Required work
Somewhere below is a line with "Final demand is 340" and, later, a line with "Final demand is 430"; repeat those two lines and all the lines between them, exactly as they are.

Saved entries
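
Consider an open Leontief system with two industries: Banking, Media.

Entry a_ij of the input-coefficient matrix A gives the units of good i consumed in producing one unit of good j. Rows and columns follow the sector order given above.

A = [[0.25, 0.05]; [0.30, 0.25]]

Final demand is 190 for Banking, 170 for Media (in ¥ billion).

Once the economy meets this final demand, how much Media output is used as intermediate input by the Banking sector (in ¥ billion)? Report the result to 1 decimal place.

I − A =
  [   0.75    -0.05]
  [  -0.30     0.75]
det(I−A) = (0.75)(0.75) − (-0.05)(-0.30) = 0.5475
adj(I−A) = [[0.75, 0.05], [0.30, 0.75]]
(I − A)⁻¹ = adj(I−A) / det(I−A) ≈
  [   1.3699     0.0913]
  [   0.5479     1.3699]
First solve x = (I − A)⁻¹ d = adj(I−A)·d / det(I−A); in particular x_B = (0.75·190 + 0.05·170) / 0.5475 = 151.00 / 0.5475 ≈ 275.799.
Intermediate flow from M to B: z_MB = a_MB · x_B = 0.30 × 151.00 / 0.5475 = 45.30 / 0.5475 ≈ 82.7.

z_MB = 82.7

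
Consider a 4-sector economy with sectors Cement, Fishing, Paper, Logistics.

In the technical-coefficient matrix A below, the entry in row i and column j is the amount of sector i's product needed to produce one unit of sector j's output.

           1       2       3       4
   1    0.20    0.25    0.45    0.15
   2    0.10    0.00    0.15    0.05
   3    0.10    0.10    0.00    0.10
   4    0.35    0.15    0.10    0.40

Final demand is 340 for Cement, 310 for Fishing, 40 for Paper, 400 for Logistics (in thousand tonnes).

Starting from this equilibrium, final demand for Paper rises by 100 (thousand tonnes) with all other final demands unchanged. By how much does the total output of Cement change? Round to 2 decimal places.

I − A =
  [   0.80    -0.25    -0.45    -0.15]
  [  -0.10     1.00    -0.15    -0.05]
  [  -0.10    -0.10     1.00    -0.10]
  [  -0.35    -0.15    -0.10     0.60]
Compute the cofactors C_ij = (−1)^(i+j)·(3×3 minor ij) of I−A; the adjugate is their transpose:
adj(I−A) = Cᵀ =
  [ 0.570750   0.205250   0.308750   0.211250]
  [ 0.091250   0.375250   0.104500   0.071500]
  [ 0.103500   0.080750   0.399875   0.099250]
  [ 0.373000   0.227000   0.272875   0.709750]
det(I−A) = Σ_j (I−A)_1j·C_1j = (0.80)(0.570750) + (-0.25)(0.091250) + (-0.45)(0.103500) + (-0.15)(0.373000) = 0.3312625
(I − A)⁻¹ = adj(I−A) / det(I−A) ≈
  [   1.7230     0.6196     0.9320     0.6377]
  [   0.2755     1.1328     0.3155     0.2158]
  [   0.3124     0.2438     1.2071     0.2996]
  [   1.1260     0.6853     0.8237     2.1426]
Δx = (I − A)⁻¹ Δd with Δd having +100 in the Paper component and 0 elsewhere.
So Δx_1 = L_13 · (+100), where L_13 = adj(I−A)_13 / det(I−A) = 0.308750 / 0.3312625.
Δx_1 = 0.308750 × (+100) / 0.3312625 = 30.875 / 0.3312625 ≈ 93.20.

Δx_1 = 93.20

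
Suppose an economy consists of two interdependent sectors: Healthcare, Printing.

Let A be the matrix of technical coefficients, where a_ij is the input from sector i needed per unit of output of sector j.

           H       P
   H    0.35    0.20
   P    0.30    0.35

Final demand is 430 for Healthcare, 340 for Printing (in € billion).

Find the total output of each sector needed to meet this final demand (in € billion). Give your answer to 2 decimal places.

x_H = 958.62, x_P = 965.52

I − A =
  [   0.65    -0.20]
  [  -0.30     0.65]
det(I−A) = (0.65)(0.65) − (-0.20)(-0.30) = 0.3625
adj(I−A) = [[0.65, 0.20], [0.30, 0.65]]
(I − A)⁻¹ = adj(I−A) / det(I−A) ≈
  [   1.7931     0.5517]
  [   0.8276     1.7931]
x = (I − A)⁻¹ d = adj(I−A)·d / det(I−A), with det(I−A) = 0.3625:
  x_H = (0.65·430 + 0.20·340) / 0.3625 = 347.50 / 0.3625 ≈ 958.62
  x_P = (0.30·430 + 0.65·340) / 0.3625 = 350.00 / 0.3625 ≈ 965.52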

Reply to the task
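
Final demand is 340 for Cement, 310 for Fishing, 40 for Paper, 400 for Logistics (in thousand tonnes).

Starting from this equilibrium, final demand for Paper rises by 100 (thousand tonnes) with all other final demands unchanged. By how much does the total output of Cement change? Round to 2 decimal places.

I − A =
  [   0.80    -0.25    -0.45    -0.15]
  [  -0.10     1.00    -0.15    -0.05]
  [  -0.10    -0.10     1.00    -0.10]
  [  -0.35    -0.15    -0.10     0.60]
Compute the cofactors C_ij = (−1)^(i+j)·(3×3 minor ij) of I−A; the adjugate is their transpose:
adj(I−A) = Cᵀ =
  [ 0.570750   0.205250   0.308750   0.211250]
  [ 0.091250   0.375250   0.104500   0.071500]
  [ 0.103500   0.080750   0.399875   0.099250]
  [ 0.373000   0.227000   0.272875   0.709750]
det(I−A) = Σ_j (I−A)_1j·C_1j = (0.80)(0.570750) + (-0.25)(0.091250) + (-0.45)(0.103500) + (-0.15)(0.373000) = 0.3312625
(I − A)⁻¹ = adj(I−A) / det(I−A) ≈
  [   1.7230     0.6196     0.9320     0.6377]
  [   0.2755     1.1328     0.3155     0.2158]
  [   0.3124     0.2438     1.2071     0.2996]
  [   1.1260     0.6853     0.8237     2.1426]
Δx = (I − A)⁻¹ Δd with Δd having +100 in the Paper component and 0 elsewhere.
So Δx_1 = L_13 · (+100), where L_13 = adj(I−A)_13 / det(I−A) = 0.308750 / 0.3312625.
Δx_1 = 0.308750 × (+100) / 0.3312625 = 30.875 / 0.3312625 ≈ 93.20.

Δx_1 = 93.20

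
Suppose an economy consists of two interdependent sectors: Healthcare, Printing.

Let A be the matrix of technical coefficients, where a_ij is the input from sector i needed per unit of output of sector j.

           H       P
   H    0.35    0.20
   P    0.30    0.35

Final demand is 430 for Healthcare, 340 for Printing (in € billion).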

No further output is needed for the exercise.